(Information provided)
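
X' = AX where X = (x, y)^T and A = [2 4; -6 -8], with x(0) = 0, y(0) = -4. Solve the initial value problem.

x(t) = -8e^(-2t) + 8e^(-4t), y(t) = 8e^(-2t) - 12e^(-4t)

Coefficient matrix A = [[2, 4], [-6, -8]].
Characteristic polynomial det(A - λI) = λ^2 + 6λ + 8 = 0.
Eigenvalues λ = -4, -2.
For λ=-4: (A-λI) row 1 is [6, 4], so an eigenvector is (2, -3).
For λ=-2: (A-λI) row 1 is [4, 4], so an eigenvector is (-1, 1).
General solution: K_1e^(-4t)(2,-3) + K_2e^(-2t)(-1,1).
Applying x(0)=0, y(0)=-4 gives K_1=4, K_2=8.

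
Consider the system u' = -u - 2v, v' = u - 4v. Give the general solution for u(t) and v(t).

u(t) = c_1e^(-3t) + 2c_2e^(-2t), v(t) = c_1e^(-3t) + c_2e^(-2t)

Coefficient matrix A = [[-1, -2], [1, -4]].
Characteristic polynomial det(A - λI) = λ^2 + 5λ + 6 = 0.
Eigenvalues λ = -3, -2.
For λ=-3: (A-λI) row 1 is [2, -2], so an eigenvector is (1, 1).
For λ=-2: (A-λI) row 1 is [1, -2], so an eigenvector is (2, 1).
General solution: c_1e^(-3t)(1,1) + c_2e^(-2t)(2,1).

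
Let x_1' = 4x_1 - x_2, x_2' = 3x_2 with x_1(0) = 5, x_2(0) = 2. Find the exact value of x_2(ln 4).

A = [[4,-1],[0,3]]; eigenvalues λ = 3, 4.
Eigenvectors: (-1,-1) for λ=3, (1,0) for λ=4.
From the initial condition, c_1 = -2, c_2 = 3.
x_2(ln 4) = (-2)(4^3)(-1) + (3)(4^4)(0) = 128.

128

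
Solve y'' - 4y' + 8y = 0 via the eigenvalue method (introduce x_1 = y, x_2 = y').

y(t) = K_1e^(2t)cos(2t) + K_2e^(2t)sin(2t)

Let x_1 = y, x_2 = y'. Then x_1' = x_2 and x_2' = -8x_1 + 4x_2.
A = [[0,1],[-8,4]]; det(A-λI) = λ^2 - 4λ + 8.
Eigenvalues λ = 2 ± 2i.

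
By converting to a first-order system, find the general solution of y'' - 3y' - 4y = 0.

y(t) = c_1e^(-t) + c_2e^(4t)

Let x_1 = y, x_2 = y'. Then x_1' = x_2 and x_2' = 4x_1 + 3x_2.
A = [[0,1],[4,3]]; det(A-λI) = λ^2 - 3λ - 4.
Eigenvalues λ = -1, 4 with eigenvectors (1,-1), (1,4).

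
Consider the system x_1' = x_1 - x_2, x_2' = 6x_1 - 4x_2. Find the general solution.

Coefficient matrix A = [[1, -1], [6, -4]].
Characteristic polynomial det(A - λI) = λ^2 + 3λ + 2 = 0.
Eigenvalues λ = -2, -1.
For λ=-2: (A-λI) row 1 is [3, -1], so an eigenvector is (1, 3).
For λ=-1: (A-λI) row 1 is [2, -1], so an eigenvector is (1, 2).
General solution: c_1e^(-2t)(1,3) + c_2e^(-t)(1,2).

x_1(t) = c_1e^(-2t) + c_2e^(-t), x_2(t) = 3c_1e^(-2t) + 2c_2e^(-t)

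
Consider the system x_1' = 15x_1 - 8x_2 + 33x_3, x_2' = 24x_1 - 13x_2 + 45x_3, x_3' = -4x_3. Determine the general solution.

x_1(t) = c_1e^(-t) - 2c_2e^(3t) - 3c_3e^(-4t), x_2(t) = 2c_1e^(-t) - 3c_2e^(3t) - 3c_3e^(-4t), x_3(t) = c_3e^(-4t)

Coefficient matrix A = [[15, -8, 33], [24, -13, 45], [0, 0, -4]].
det(A - λI) = 0 gives eigenvalues λ = -1, 3, -4.
For λ=-1: eigenvector (1,2,0).
For λ=3: eigenvector (-2,-3,0).
For λ=-4: eigenvector (-3,-3,1).
General solution: c_1e^(-t)(1,2,0) + c_2e^(3t)(-2,-3,0) + c_3e^(-4t)(-3,-3,1).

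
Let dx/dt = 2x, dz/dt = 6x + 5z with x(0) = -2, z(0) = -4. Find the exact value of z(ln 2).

-240

A = [[2,0],[6,5]]; eigenvalues λ = 2, 5.
Eigenvectors: (1,-2) for λ=2, (0,-1) for λ=5.
From the initial condition, c_1 = -2, c_2 = 8.
z(ln 2) = (-2)(2^2)(-2) + (8)(2^5)(-1) = -240.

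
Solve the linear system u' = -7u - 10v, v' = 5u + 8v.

u(t) = C_1e^(3t) + 2C_2e^(-2t), v(t) = -C_1e^(3t) - C_2e^(-2t)

Coefficient matrix A = [[-7, -10], [5, 8]].
Characteristic polynomial det(A - λI) = λ^2 - λ - 6 = 0.
Eigenvalues λ = 3, -2.
For λ=3: (A-λI) row 1 is [-10, -10], so an eigenvector is (1, -1).
For λ=-2: (A-λI) row 1 is [-5, -10], so an eigenvector is (2, -1).
General solution: C_1e^(3t)(1,-1) + C_2e^(-2t)(2,-1).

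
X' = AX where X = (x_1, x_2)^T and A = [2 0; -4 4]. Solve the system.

Coefficient matrix A = [[2, 0], [-4, 4]].
Characteristic polynomial det(A - λI) = λ^2 - 6λ + 8 = 0.
Eigenvalues λ = 4, 2.
For λ=4: (A-λI) row 1 is [-2, 0], so an eigenvector is (0, -1).
For λ=2: (A-λI) row 2 is [-4, 2], so an eigenvector is (-1, -2).
General solution: c_1e^(4t)(0,-1) + c_2e^(2t)(-1,-2).

x_1(t) = -c_2e^(2t), x_2(t) = -c_1e^(4t) - 2c_2e^(2t)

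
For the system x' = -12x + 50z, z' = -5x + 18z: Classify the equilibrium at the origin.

unstable spiral

A = [[-12,50],[-5,18]]; det(A-λI) = λ^2 - 6λ + 34.
λ = 3 ± 5i: positive real part.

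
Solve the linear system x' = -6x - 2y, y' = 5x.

x(t) = -C_1e^(-3t)sin(t) - C_1e^(-3t)cos(t) - C_2e^(-3t)sin(t) + C_2e^(-3t)cos(t), y(t) = C_1e^(-3t)sin(t) + 2C_1e^(-3t)cos(t) + 2C_2e^(-3t)sin(t) - C_2e^(-3t)cos(t)

Coefficient matrix A = [[-6, -2], [5, 0]].
Characteristic polynomial det(A - λI) = λ^2 + 6λ + 10 = 0.
Eigenvalues λ = -3 ± i (complex conjugate pair).
For λ=-3+i: an eigenvector is (-1,2) - i(-1,1) = (-1 + i, 2 - i).
A real fundamental pair from Re and Im of e^((-3+i)t)v: X_1 = e^(-3t)(cos(t)·(-1,2) + sin(t)·(-1,1)), X_2 = e^(-3t)(sin(t)·(-1,2) - cos(t)·(-1,1)).
General solution: C_1X_1 + C_2X_2.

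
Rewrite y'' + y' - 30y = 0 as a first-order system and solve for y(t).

Let x_1 = y, x_2 = y'. Then x_1' = x_2 and x_2' = 30x_1 - x_2.
A = [[0,1],[30,-1]]; det(A-λI) = λ^2 + λ - 30.
Eigenvalues λ = 5, -6 with eigenvectors (1,5), (1,-6).

y(t) = C_1e^(5t) + C_2e^(-6t)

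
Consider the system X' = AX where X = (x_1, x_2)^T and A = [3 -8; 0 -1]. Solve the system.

x_1(t) = -2K_1e^(-t) - K_2e^(3t), x_2(t) = -K_1e^(-t)

Coefficient matrix A = [[3, -8], [0, -1]].
Characteristic polynomial det(A - λI) = λ^2 - 2λ - 3 = 0.
Eigenvalues λ = -1, 3.
For λ=-1: (A-λI) row 1 is [4, -8], so an eigenvector is (-2, -1).
For λ=3: (A-λI) row 1 is [0, -8], so an eigenvector is (-1, 0).
General solution: K_1e^(-t)(-2,-1) + K_2e^(3t)(-1,0).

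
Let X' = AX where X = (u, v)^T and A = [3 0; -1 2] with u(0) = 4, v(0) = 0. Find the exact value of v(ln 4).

-192

A = [[3,0],[-1,2]]; eigenvalues λ = 3, 2.
Eigenvectors: (1,-1) for λ=3, (0,-1) for λ=2.
From the initial condition, c_1 = 4, c_2 = -4.
v(ln 4) = (4)(4^3)(-1) + (-4)(4^2)(-1) = -192.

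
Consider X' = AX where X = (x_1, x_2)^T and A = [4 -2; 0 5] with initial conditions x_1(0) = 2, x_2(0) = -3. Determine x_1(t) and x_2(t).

Coefficient matrix A = [[4, -2], [0, 5]].
Characteristic polynomial det(A - λI) = λ^2 - 9λ + 20 = 0.
Eigenvalues λ = 5, 4.
For λ=5: (A-λI) row 1 is [-1, -2], so an eigenvector is (2, -1).
For λ=4: (A-λI) row 1 is [0, -2], so an eigenvector is (1, 0).
General solution: c_1e^(5t)(2,-1) + c_2e^(4t)(1,0).
Applying x_1(0)=2, x_2(0)=-3 gives c_1=3, c_2=-4.

x_1(t) = 6e^(5t) - 4e^(4t), x_2(t) = -3e^(5t)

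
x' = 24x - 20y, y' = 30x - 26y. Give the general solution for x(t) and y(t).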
(End Information provided)
→ Brief:
Copy only the stretch running from the line containing "Consider X' = AX" to the final line of the entries, both ends included, exactly as it stands.

→ Task result:
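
Consider X' = AX where X = (x_1, x_2)^T and A = [4 -2; 0 5] with initial conditions x_1(0) = 2, x_2(0) = -3. Determine x_1(t) and x_2(t).

Coefficient matrix A = [[4, -2], [0, 5]].
Characteristic polynomial det(A - λI) = λ^2 - 9λ + 20 = 0.
Eigenvalues λ = 5, 4.
For λ=5: (A-λI) row 1 is [-1, -2], so an eigenvector is (2, -1).
For λ=4: (A-λI) row 1 is [0, -2], so an eigenvector is (1, 0).
General solution: c_1e^(5t)(2,-1) + c_2e^(4t)(1,0).
Applying x_1(0)=2, x_2(0)=-3 gives c_1=3, c_2=-4.

x_1(t) = 6e^(5t) - 4e^(4t), x_2(t) = -3e^(5t)

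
x' = 24x - 20y, y' = 30x - 26y. Give the general solution for x(t) and y(t).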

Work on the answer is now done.